Records supplied:
==========
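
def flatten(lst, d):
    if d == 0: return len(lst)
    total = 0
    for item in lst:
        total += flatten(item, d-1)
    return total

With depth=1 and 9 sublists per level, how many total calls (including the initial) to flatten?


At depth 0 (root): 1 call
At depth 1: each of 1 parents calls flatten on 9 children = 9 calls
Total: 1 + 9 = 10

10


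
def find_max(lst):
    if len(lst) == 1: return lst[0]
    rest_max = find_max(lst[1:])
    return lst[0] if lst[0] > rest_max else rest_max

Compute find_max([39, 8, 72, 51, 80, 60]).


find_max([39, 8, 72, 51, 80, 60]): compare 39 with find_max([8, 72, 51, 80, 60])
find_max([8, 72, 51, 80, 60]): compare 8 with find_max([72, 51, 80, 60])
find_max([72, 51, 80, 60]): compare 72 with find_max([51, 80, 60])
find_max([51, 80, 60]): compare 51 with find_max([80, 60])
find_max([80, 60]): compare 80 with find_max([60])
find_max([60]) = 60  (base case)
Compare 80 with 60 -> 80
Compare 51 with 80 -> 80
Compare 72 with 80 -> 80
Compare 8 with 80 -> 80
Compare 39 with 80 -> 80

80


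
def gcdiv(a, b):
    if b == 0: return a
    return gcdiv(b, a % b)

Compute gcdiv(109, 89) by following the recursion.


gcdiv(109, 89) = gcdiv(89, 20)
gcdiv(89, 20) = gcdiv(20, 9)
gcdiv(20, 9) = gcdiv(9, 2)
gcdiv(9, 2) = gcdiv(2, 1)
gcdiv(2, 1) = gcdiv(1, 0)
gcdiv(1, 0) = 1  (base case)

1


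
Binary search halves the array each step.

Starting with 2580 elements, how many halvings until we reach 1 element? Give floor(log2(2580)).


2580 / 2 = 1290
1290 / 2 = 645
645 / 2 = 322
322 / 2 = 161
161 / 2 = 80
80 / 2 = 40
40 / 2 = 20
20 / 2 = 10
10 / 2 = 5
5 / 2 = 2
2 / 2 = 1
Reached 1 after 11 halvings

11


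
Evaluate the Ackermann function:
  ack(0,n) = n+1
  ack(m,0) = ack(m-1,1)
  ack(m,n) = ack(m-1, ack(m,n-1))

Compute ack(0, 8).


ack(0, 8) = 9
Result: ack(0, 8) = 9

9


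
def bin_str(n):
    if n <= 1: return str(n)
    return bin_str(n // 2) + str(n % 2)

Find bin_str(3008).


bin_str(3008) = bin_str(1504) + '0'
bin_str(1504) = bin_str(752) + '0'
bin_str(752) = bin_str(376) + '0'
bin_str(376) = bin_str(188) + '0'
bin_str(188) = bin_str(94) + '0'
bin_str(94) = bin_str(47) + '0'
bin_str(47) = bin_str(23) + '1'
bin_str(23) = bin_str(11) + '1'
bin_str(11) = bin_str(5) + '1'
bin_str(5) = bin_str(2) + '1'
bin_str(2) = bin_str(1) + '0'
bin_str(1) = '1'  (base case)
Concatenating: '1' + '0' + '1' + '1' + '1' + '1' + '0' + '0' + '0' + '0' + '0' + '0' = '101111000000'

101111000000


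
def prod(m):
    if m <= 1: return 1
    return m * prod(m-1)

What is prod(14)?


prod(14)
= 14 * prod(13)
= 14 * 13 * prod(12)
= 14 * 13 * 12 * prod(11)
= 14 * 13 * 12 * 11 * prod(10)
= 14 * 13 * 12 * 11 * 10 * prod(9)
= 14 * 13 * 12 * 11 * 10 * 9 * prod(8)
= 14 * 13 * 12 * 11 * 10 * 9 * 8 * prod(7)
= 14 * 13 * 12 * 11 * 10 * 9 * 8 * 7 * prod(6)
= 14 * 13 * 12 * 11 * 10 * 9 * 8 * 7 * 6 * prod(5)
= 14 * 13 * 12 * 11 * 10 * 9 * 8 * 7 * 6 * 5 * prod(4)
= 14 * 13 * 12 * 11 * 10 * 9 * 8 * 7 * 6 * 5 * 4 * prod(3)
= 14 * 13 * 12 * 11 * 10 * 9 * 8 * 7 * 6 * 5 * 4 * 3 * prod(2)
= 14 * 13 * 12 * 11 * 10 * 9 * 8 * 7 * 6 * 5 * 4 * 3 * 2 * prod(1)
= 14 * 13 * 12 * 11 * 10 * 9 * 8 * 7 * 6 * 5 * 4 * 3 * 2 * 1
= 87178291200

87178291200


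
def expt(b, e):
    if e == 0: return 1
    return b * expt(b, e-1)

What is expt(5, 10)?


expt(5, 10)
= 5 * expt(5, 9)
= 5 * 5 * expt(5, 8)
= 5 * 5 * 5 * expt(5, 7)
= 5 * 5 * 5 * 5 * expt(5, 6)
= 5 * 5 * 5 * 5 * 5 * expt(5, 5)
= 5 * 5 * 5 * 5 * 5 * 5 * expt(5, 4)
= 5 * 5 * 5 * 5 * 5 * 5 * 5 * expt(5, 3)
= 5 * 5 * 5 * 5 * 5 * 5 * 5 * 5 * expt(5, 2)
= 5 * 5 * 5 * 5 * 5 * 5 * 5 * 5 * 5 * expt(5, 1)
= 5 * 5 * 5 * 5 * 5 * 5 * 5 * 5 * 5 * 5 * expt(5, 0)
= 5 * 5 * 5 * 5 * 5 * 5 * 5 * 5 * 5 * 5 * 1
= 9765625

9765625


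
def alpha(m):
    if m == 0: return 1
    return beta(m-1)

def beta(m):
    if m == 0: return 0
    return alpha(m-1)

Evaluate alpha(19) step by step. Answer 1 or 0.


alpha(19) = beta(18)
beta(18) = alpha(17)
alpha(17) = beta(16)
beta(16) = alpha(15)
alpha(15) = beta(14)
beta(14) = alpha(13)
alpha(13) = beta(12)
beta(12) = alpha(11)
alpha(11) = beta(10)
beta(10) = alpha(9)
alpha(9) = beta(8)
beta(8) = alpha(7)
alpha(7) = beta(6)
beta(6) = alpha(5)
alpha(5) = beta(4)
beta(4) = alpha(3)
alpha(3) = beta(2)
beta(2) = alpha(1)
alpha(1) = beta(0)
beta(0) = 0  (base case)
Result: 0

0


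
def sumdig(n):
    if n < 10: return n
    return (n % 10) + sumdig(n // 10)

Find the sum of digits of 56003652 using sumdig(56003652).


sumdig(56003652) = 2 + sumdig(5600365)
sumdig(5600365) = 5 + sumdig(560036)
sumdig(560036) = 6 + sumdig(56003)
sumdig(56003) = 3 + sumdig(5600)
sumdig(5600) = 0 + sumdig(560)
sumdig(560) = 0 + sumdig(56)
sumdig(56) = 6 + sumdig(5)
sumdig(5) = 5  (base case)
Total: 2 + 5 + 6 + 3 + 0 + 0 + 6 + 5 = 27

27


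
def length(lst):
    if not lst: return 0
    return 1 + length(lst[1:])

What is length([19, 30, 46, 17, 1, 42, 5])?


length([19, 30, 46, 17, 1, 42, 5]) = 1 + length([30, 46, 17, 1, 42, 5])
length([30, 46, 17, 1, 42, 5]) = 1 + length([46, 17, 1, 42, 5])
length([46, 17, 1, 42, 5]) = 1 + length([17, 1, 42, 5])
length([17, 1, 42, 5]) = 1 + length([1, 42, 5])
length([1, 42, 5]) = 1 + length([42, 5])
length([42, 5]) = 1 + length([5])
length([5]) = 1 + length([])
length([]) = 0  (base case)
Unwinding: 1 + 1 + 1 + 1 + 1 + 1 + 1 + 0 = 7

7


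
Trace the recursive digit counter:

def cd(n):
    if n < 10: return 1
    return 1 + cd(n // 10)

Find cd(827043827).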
==========
Extract from the records above the lines from the one containing "for item in" to the one containing "return gcdiv(b, a % b)", both lines included, exactly as they appear and with nothing else.

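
    for item in lst:
        total += flatten(item, d-1)
    return total

With depth=1 and 9 sublists per level, how many total calls (including the initial) to flatten?


At depth 0 (root): 1 call
At depth 1: each of 1 parents calls flatten on 9 children = 9 calls
Total: 1 + 9 = 10

10


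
def find_max(lst):
    if len(lst) == 1: return lst[0]
    rest_max = find_max(lst[1:])
    return lst[0] if lst[0] > rest_max else rest_max

Compute find_max([39, 8, 72, 51, 80, 60]).


find_max([39, 8, 72, 51, 80, 60]): compare 39 with find_max([8, 72, 51, 80, 60])
find_max([8, 72, 51, 80, 60]): compare 8 with find_max([72, 51, 80, 60])
find_max([72, 51, 80, 60]): compare 72 with find_max([51, 80, 60])
find_max([51, 80, 60]): compare 51 with find_max([80, 60])
find_max([80, 60]): compare 80 with find_max([60])
find_max([60]) = 60  (base case)
Compare 80 with 60 -> 80
Compare 51 with 80 -> 80
Compare 72 with 80 -> 80
Compare 8 with 80 -> 80
Compare 39 with 80 -> 80

80


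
def gcdiv(a, b):
    if b == 0: return a
    return gcdiv(b, a % b)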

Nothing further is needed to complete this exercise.